Search the entries for the word "Calculate". Copy every line where it turns up.

Input records:
Content starts
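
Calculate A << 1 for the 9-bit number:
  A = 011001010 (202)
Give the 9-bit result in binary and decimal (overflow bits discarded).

Shift left by 1: drop the top 1 bit(s), append 1 zero(s) on the right.
  011001010  ->  discard [0], keep [11001010], append 0
= 110010100

Answer: 110010100 (404)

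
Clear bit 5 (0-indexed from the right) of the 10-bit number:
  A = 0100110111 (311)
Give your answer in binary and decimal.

Mask = ~(1 << 5) = 1111011111
Bit 5 of A is 1, so AND-ing with the mask clears it to 0.
  0100110111
& 1111011111
------------
  0100010111

Answer: 0100010111 (279)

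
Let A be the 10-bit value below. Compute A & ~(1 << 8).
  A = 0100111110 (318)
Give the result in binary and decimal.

Mask = ~(1 << 8) = 1011111111
Bit 8 of A is 1, so AND-ing with the mask clears it to 0.
  0100111110
& 1011111111
------------
  0000111110

Answer: 0000111110 (62)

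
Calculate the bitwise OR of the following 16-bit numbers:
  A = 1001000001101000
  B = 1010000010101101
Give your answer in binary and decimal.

Apply | to each column (1 where either bit is 1):
  1001000001101000
| 1010000010101101
------------------
  1011000011101101

Answer: 1011000011101101 (45293)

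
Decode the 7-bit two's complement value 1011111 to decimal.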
Content ends
Result:
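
Calculate A << 1 for the 9-bit number:
Calculate the bitwise OR of the following 16-bit numbers: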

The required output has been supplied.